How to complete this task:
Reproduce the entries exactly.

Dataset entries
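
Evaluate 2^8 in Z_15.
By repeated squaring mod 15: 2^{1}≡2, 2^{2}≡4, 2^{4}≡1, 2^{8}≡1. So 2^{8} ≡ 1 mod 15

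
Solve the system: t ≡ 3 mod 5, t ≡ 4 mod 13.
M = 5 × 13 = 65. M₁ = 13, y₁ ≡ 2 mod 5. M₂ = 5, y₂ ≡ 8 mod 13. t = 3×13×2 + 4×5×8 ≡ 43 mod 65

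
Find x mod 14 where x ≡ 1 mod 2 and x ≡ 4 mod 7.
M = 2 × 7 = 14. M₁ = 7, y₁ ≡ 1 mod 2. M₂ = 2, y₂ ≡ 4 mod 7. x = 1×7×1 + 4×2×4 ≡ 11 mod 14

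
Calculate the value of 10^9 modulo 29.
By repeated squaring mod 29: 10^{1}≡10, 10^{2}≡13, 10^{4}≡24, 10^{8}≡25. Then 10^{9} = 10^{8+1} ≡ 25 × 10 ≡ 18 mod 29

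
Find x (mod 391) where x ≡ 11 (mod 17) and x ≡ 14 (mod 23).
M = 17 × 23 = 391. M₁ = 23, y₁ ≡ 3 (mod 17). M₂ = 17, y₂ ≡ 19 (mod 23). x = 11×23×3 + 14×17×19 ≡ 198 (mod 391)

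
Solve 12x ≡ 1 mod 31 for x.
Since 31 is prime, by Fermat 12^(-1) ≡ 12^{29} ≡ 13 mod 31. Verify: 12 × 13 = 156 ≡ 1 mod 31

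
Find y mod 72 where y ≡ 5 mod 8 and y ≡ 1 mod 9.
M = 8 × 9 = 72. M₁ = 9, y₁ ≡ 1 mod 8. M₂ = 8, y₂ ≡ 8 mod 9. y = 5×9×1 + 1×8×8 ≡ 37 mod 72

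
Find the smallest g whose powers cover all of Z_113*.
g = 3. For each prime q|112: 3^{56}≡112, 3^{16}≡49, none ≡ 1, so ord_113(3) = 112 and 3 is a primitive root.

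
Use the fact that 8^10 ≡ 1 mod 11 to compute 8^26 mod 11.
By Fermat: 8^{10} ≡ 1 mod 11. 26 = 2×10 + 6. So 8^{26} ≡ 8^{6} ≡ 3 mod 11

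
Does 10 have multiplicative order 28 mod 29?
Powers of 10 mod 29: 10^1≡10, 10^2≡13, 10^3≡14, 10^4≡24, 10^5≡8, 10^6≡22, 10^7≡17, 10^8≡25, 10^9≡18, 10^10≡6, 10^11≡2, 10^12≡20, 10^13≡26, 10^14≡28, 10^15≡19, 10^16≡16, 10^17≡15, 10^18≡5, 10^19≡21, 10^20≡7, 10^21≡12, 10^22≡4, 10^23≡11, 10^24≡23, 10^25≡27, 10^26≡9, 10^27≡3, 10^28≡1. First k with 10^k≡1 is k=28. Yes, ord_29(10) = 28.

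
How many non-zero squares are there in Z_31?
For prime 31, there are (p-1)/2 = (31-1)/2 = 15 quadratic residues (excluding 0).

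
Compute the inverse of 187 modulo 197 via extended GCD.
Extended GCD: 187(59) + 197(-56) = 1. So 187^(-1) ≡ 59 (mod 197). Verify: 187 × 59 = 11033 ≡ 1 (mod 197)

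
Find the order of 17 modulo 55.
Powers of 17 mod 55: 17^1≡17, 17^2≡14, 17^3≡18, 17^4≡31, 17^5≡32, 17^6≡49, 17^7≡8, 17^8≡26, 17^9≡2, 17^10≡34, 17^11≡28, 17^12≡36, 17^13≡7, 17^14≡9, 17^15≡43, 17^16≡16, 17^17≡52, 17^18≡4, 17^19≡13, 17^20≡1. ord_55(17) = 20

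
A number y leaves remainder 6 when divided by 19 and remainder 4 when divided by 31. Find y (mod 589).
M = 19 × 31 = 589. M₁ = 31, y₁ ≡ 8 (mod 19). M₂ = 19, y₂ ≡ 18 (mod 31). y = 6×31×8 + 4×19×18 ≡ 500 (mod 589)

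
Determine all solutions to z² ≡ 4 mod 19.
The square roots of 4 mod 19 are 17 and 2. Verify: 17² = 289 ≡ 4 mod 19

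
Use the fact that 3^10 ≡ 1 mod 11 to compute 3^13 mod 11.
By Fermat: 3^{10} ≡ 1 mod 11. So 3^{13} = 3^{10} · 3^{3} ≡ 3^{3} ≡ 5 mod 11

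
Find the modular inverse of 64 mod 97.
Since 97 is prime, by Fermat 64^(-1) ≡ 64^{95} ≡ 47 (mod 97). Verify: 64 × 47 = 3008 ≡ 1 (mod 97)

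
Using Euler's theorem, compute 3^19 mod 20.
By Euler: 3^{8} ≡ 1 (mod 20) since gcd(3, 20) = 1. 19 = 2×8 + 3. So 3^{19} ≡ 3^{3} ≡ 7 (mod 20)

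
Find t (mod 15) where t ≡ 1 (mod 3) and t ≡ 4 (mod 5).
M = 3 × 5 = 15. M₁ = 5, y₁ ≡ 2 (mod 3). M₂ = 3, y₂ ≡ 2 (mod 5). t = 1×5×2 + 4×3×2 ≡ 4 (mod 15)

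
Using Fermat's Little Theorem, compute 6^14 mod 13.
By Fermat: 6^{12} ≡ 1 (mod 13). So 6^{14} = 6^{12} · 6^{2} ≡ 6^{2} ≡ 10 (mod 13)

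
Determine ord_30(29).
Powers of 29 mod 30: 29^1≡29, 29^2≡1. Order = 2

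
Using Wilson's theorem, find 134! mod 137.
(136)! = (134)! × (135) × (136) ≡ -1 (mod 137). So (134)! ≡ -1 × [(136)(135)]^(-1) ≡ 68 (mod 137)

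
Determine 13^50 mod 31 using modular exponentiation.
Using Fermat: 13^{30} ≡ 1 mod 31. 50 ≡ 20 mod 30. So 13^{50} ≡ 13^{20} ≡ 25 mod 31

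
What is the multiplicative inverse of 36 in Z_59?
Since 59 is prime, by Fermat 36^(-1) ≡ 36^{57} ≡ 41 mod 59. Verify: 36 × 41 = 1476 ≡ 1 mod 59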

Result:
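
Evaluate 2^8 in Z_15.
By repeated squaring mod 15: 2^{1}≡2, 2^{2}≡4, 2^{4}≡1, 2^{8}≡1. So 2^{8} ≡ 1 mod 15

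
Solve the system: t ≡ 3 mod 5, t ≡ 4 mod 13.
M = 5 × 13 = 65. M₁ = 13, y₁ ≡ 2 mod 5. M₂ = 5, y₂ ≡ 8 mod 13. t = 3×13×2 + 4×5×8 ≡ 43 mod 65

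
Find x mod 14 where x ≡ 1 mod 2 and x ≡ 4 mod 7.
M = 2 × 7 = 14. M₁ = 7, y₁ ≡ 1 mod 2. M₂ = 2, y₂ ≡ 4 mod 7. x = 1×7×1 + 4×2×4 ≡ 11 mod 14

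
Calculate the value of 10^9 modulo 29.
By repeated squaring mod 29: 10^{1}≡10, 10^{2}≡13, 10^{4}≡24, 10^{8}≡25. Then 10^{9} = 10^{8+1} ≡ 25 × 10 ≡ 18 mod 29

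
Find x (mod 391) where x ≡ 11 (mod 17) and x ≡ 14 (mod 23).
M = 17 × 23 = 391. M₁ = 23, y₁ ≡ 3 (mod 17). M₂ = 17, y₂ ≡ 19 (mod 23). x = 11×23×3 + 14×17×19 ≡ 198 (mod 391)

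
Solve 12x ≡ 1 mod 31 for x.
Since 31 is prime, by Fermat 12^(-1) ≡ 12^{29} ≡ 13 mod 31. Verify: 12 × 13 = 156 ≡ 1 mod 31

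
Find y mod 72 where y ≡ 5 mod 8 and y ≡ 1 mod 9.
M = 8 × 9 = 72. M₁ = 9, y₁ ≡ 1 mod 8. M₂ = 8, y₂ ≡ 8 mod 9. y = 5×9×1 + 1×8×8 ≡ 37 mod 72

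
Find the smallest g whose powers cover all of Z_113*.
g = 3. For each prime q|112: 3^{56}≡112, 3^{16}≡49, none ≡ 1, so ord_113(3) = 112 and 3 is a primitive root.

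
Use the fact that 8^10 ≡ 1 mod 11 to compute 8^26 mod 11.
By Fermat: 8^{10} ≡ 1 mod 11. 26 = 2×10 + 6. So 8^{26} ≡ 8^{6} ≡ 3 mod 11

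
Does 10 have multiplicative order 28 mod 29?
Powers of 10 mod 29: 10^1≡10, 10^2≡13, 10^3≡14, 10^4≡24, 10^5≡8, 10^6≡22, 10^7≡17, 10^8≡25, 10^9≡18, 10^10≡6, 10^11≡2, 10^12≡20, 10^13≡26, 10^14≡28, 10^15≡19, 10^16≡16, 10^17≡15, 10^18≡5, 10^19≡21, 10^20≡7, 10^21≡12, 10^22≡4, 10^23≡11, 10^24≡23, 10^25≡27, 10^26≡9, 10^27≡3, 10^28≡1. First k with 10^k≡1 is k=28. Yes, ord_29(10) = 28.

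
How many non-zero squares are there in Z_31?
For prime 31, there are (p-1)/2 = (31-1)/2 = 15 quadratic residues (excluding 0).

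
Compute the inverse of 187 modulo 197 via extended GCD.
Extended GCD: 187(59) + 197(-56) = 1. So 187^(-1) ≡ 59 (mod 197). Verify: 187 × 59 = 11033 ≡ 1 (mod 197)

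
Find the order of 17 modulo 55.
Powers of 17 mod 55: 17^1≡17, 17^2≡14, 17^3≡18, 17^4≡31, 17^5≡32, 17^6≡49, 17^7≡8, 17^8≡26, 17^9≡2, 17^10≡34, 17^11≡28, 17^12≡36, 17^13≡7, 17^14≡9, 17^15≡43, 17^16≡16, 17^17≡52, 17^18≡4, 17^19≡13, 17^20≡1. ord_55(17) = 20

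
A number y leaves remainder 6 when divided by 19 and remainder 4 when divided by 31. Find y (mod 589).
M = 19 × 31 = 589. M₁ = 31, y₁ ≡ 8 (mod 19). M₂ = 19, y₂ ≡ 18 (mod 31). y = 6×31×8 + 4×19×18 ≡ 500 (mod 589)

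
Determine all solutions to z² ≡ 4 mod 19.
The square roots of 4 mod 19 are 17 and 2. Verify: 17² = 289 ≡ 4 mod 19

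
Use the fact that 3^10 ≡ 1 mod 11 to compute 3^13 mod 11.
By Fermat: 3^{10} ≡ 1 mod 11. So 3^{13} = 3^{10} · 3^{3} ≡ 3^{3} ≡ 5 mod 11

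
Find the modular inverse of 64 mod 97.
Since 97 is prime, by Fermat 64^(-1) ≡ 64^{95} ≡ 47 (mod 97). Verify: 64 × 47 = 3008 ≡ 1 (mod 97)

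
Using Euler's theorem, compute 3^19 mod 20.
By Euler: 3^{8} ≡ 1 (mod 20) since gcd(3, 20) = 1. 19 = 2×8 + 3. So 3^{19} ≡ 3^{3} ≡ 7 (mod 20)

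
Find t (mod 15) where t ≡ 1 (mod 3) and t ≡ 4 (mod 5).
M = 3 × 5 = 15. M₁ = 5, y₁ ≡ 2 (mod 3). M₂ = 3, y₂ ≡ 2 (mod 5). t = 1×5×2 + 4×3×2 ≡ 4 (mod 15)

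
Using Fermat's Little Theorem, compute 6^14 mod 13.
By Fermat: 6^{12} ≡ 1 (mod 13). So 6^{14} = 6^{12} · 6^{2} ≡ 6^{2} ≡ 10 (mod 13)

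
Determine ord_30(29).
Powers of 29 mod 30: 29^1≡29, 29^2≡1. Order = 2

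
Using Wilson's theorem, find 134! mod 137.
(136)! = (134)! × (135) × (136) ≡ -1 (mod 137). So (134)! ≡ -1 × [(136)(135)]^(-1) ≡ 68 (mod 137)

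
Determine 13^50 mod 31 using modular exponentiation.
Using Fermat: 13^{30} ≡ 1 mod 31. 50 ≡ 20 mod 30. So 13^{50} ≡ 13^{20} ≡ 25 mod 31

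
What is the multiplicative inverse of 36 in Z_59?
Since 59 is prime, by Fermat 36^(-1) ≡ 36^{57} ≡ 41 mod 59. Verify: 36 × 41 = 1476 ≡ 1 mod 59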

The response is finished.